Collected data:
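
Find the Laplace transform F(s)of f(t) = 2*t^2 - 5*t 4/s^3 - 5/s^2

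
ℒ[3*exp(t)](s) 3/(s - 1)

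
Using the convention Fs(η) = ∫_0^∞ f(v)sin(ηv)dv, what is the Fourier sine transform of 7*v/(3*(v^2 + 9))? 7*pi*exp(-3*η)/6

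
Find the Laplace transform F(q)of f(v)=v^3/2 3/q^4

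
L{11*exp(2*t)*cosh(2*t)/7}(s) 11*(s - 2)/(7*s*(s - 4))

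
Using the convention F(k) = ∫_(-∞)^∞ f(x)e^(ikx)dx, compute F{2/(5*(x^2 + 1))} 2*pi*exp(-Abs(k))/5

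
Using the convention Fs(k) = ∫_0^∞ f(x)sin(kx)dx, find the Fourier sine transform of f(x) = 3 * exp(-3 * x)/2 3 * k/(2 * (k^2+9))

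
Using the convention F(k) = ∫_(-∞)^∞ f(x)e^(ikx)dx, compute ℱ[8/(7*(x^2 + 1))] 8*pi*exp(-Abs(k))/7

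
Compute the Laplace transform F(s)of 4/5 4/(5 * s)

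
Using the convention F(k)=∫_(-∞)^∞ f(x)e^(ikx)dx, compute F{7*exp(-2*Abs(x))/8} 7/(2*(k^2 + 4))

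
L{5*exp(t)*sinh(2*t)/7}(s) 10/(7*((s - 1)^2 - 4))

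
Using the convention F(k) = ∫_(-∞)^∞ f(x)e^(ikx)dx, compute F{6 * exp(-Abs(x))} 12/(k^2 + 1)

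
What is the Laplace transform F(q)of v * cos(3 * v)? (q^2 - 9)/(q^2+9)^2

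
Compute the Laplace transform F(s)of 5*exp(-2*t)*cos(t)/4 5*(s + 2)/(4*((s + 2)^2 + 1))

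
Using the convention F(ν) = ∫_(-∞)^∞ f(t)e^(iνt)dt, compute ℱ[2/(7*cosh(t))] 2*pi/(7*cosh(pi*ν/2))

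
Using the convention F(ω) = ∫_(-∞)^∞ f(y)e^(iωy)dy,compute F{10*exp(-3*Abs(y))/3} 20/(ω^2 + 9)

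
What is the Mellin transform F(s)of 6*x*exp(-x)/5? 6*gamma(s+1)/5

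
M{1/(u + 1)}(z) pi * csc(pi * z)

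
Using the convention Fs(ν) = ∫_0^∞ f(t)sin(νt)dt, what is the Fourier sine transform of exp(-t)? ν/(ν^2 + 1)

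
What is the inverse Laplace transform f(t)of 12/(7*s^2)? 12*t/7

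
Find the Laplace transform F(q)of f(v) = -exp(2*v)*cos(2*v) (2 - q)/((q - 2)^2 + 4)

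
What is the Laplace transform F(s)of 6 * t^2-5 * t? 12/s^3-5/s^2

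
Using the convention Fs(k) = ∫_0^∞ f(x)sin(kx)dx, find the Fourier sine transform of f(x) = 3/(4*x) 3*pi/8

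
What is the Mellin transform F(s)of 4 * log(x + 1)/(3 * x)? -4 * pi * csc(pi * s)/(3 * s - 3)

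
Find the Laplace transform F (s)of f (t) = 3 3/s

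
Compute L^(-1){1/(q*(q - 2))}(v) exp(v)*sinh(v)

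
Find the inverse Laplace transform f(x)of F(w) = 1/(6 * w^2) x/6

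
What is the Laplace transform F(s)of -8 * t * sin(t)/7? -16 * s/(7 * (s^2 + 1)^2)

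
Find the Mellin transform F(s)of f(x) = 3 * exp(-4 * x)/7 3 * gamma(s)/(7 * 4^s)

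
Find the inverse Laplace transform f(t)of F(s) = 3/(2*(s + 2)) 3*exp(-2*t)/2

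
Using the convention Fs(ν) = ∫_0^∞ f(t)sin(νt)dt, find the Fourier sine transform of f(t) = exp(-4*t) ν/(ν^2 + 16)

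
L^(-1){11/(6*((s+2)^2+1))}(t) 11*exp(-2*t)*sin(t)/6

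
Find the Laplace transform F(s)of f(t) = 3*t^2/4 3/(2*s^3)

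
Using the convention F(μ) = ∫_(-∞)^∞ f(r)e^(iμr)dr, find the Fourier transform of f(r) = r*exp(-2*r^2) sqrt(2)*I*sqrt(pi)*μ*exp(-μ^2/8)/8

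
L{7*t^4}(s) 168/s^5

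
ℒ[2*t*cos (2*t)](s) 2*(s^2-4)/ (s^2 + 4)^2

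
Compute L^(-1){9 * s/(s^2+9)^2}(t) 3 * t * sin(3 * t)/2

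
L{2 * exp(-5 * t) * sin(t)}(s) 2/((s + 5)^2 + 1)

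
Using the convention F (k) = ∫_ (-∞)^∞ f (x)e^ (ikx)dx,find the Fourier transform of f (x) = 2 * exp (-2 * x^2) sqrt (2) * sqrt (pi) * exp (-k^2/8)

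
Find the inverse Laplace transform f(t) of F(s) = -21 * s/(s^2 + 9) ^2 -7 * t * sin(3 * t) /2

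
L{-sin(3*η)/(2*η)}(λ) -atan(3/λ)/2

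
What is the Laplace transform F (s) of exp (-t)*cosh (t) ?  (s + 1) / (s*(s + 2) ) 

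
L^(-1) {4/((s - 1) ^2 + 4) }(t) 2*exp(t)*sin(2*t) 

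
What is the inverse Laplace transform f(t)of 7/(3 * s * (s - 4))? 7 * exp(2 * t) * sinh(2 * t)/6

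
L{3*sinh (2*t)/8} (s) 3/ (4*(s^2-4))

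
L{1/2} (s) 1/ (2*s)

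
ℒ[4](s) 4/s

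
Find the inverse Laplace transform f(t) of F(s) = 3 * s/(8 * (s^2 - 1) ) 3 * cosh(t) /8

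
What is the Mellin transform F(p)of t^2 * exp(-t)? gamma(p + 2)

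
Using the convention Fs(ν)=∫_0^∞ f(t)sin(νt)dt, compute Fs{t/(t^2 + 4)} pi * exp(-2 * ν)/2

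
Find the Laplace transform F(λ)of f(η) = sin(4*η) 4/(λ^2 + 16)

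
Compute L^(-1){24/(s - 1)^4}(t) 4 * t^3 * exp(t)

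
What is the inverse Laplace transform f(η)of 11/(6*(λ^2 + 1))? 11*sin(η)/6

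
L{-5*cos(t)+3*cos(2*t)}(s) 3*s/(s^2+4) - 5*s/(s^2+1)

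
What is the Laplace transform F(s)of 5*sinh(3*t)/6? 5/(2*(s^2 - 9))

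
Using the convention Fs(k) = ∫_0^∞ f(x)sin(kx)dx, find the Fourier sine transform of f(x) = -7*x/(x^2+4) -7*pi*exp(-2*k)/2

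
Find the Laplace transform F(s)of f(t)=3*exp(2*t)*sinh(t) 3/((s - 2)^2 - 1)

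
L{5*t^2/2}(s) 5/s^3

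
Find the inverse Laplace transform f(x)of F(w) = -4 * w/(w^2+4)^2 -x * sin(2 * x)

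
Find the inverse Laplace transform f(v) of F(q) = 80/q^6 2 * v^5/3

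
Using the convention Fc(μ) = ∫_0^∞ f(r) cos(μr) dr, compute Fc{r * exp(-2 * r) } (4 - μ^2) /(μ^2 + 4) ^2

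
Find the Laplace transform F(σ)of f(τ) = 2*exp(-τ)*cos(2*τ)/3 2*(σ + 1)/(3*((σ + 1)^2 + 4))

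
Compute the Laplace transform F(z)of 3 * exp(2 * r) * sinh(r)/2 3/(2 * ((z - 2)^2 - 1))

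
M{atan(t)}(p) -pi*sec(pi*p/2)/(2*p)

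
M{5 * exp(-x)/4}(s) 5 * gamma(s)/4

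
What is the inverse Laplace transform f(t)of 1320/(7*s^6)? 11*t^5/7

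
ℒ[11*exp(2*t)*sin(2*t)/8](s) 11/(4*((s - 2)^2 + 4))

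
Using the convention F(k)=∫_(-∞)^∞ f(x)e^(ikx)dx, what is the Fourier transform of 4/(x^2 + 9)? 4 * pi * exp(-3 * Abs(k))/3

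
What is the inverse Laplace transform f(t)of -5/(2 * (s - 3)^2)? -5 * t * exp(3 * t)/2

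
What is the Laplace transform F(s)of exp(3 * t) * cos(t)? (s - 3)/((s - 3)^2 + 1)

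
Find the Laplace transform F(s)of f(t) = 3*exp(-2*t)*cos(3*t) 3*(s + 2)/((s + 2)^2 + 9)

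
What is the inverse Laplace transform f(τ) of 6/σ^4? τ^3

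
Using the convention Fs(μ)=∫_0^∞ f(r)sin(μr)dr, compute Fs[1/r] pi/2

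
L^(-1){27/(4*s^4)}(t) 9*t^3/8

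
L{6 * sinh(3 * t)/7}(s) 18/(7 * (s^2 - 9))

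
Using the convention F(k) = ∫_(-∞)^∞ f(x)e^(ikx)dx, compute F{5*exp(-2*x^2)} 5*sqrt(2)*sqrt(pi)*exp(-k^2/8)/2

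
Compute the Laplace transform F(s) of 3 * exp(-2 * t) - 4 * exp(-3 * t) 3/(s+2) - 4/(s+3) 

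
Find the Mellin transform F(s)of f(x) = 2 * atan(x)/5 -pi * sec(pi * s/2)/(5 * s)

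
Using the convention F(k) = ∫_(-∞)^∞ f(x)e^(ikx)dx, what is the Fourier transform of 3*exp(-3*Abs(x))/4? 9/(2*(k^2+9))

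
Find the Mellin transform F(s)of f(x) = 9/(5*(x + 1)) 9*pi*csc(pi*s)/5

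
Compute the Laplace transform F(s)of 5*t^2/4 5/(2*s^3)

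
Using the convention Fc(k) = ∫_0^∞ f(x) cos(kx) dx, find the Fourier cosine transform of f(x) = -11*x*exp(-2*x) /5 11*(k^2-4) /(5*(k^2+4) ^2) 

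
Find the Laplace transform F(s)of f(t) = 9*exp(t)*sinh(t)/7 9/(7*s*(s - 2))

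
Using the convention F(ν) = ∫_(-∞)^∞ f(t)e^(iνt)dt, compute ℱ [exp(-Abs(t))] 2/(ν^2 + 1)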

▸ **Work to complete**: Give back exactly the lines above, from the line containing "Find the Mellin transform F(s)of f(x) = 3" through the line containing "Find the Laplace transform F(s)of f(t) = 3*t^2/4", with both end lines and nothing more.

▸ **Problem solution**:
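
Find the Mellin transform F(s)of f(x) = 3 * exp(-4 * x)/7 3 * gamma(s)/(7 * 4^s)

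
Find the inverse Laplace transform f(t)of F(s) = 3/(2*(s + 2)) 3*exp(-2*t)/2

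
Using the convention Fs(ν) = ∫_0^∞ f(t)sin(νt)dt, find the Fourier sine transform of f(t) = exp(-4*t) ν/(ν^2 + 16)

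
L^(-1){11/(6*((s+2)^2+1))}(t) 11*exp(-2*t)*sin(t)/6

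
Find the Laplace transform F(s)of f(t) = 3*t^2/4 3/(2*s^3)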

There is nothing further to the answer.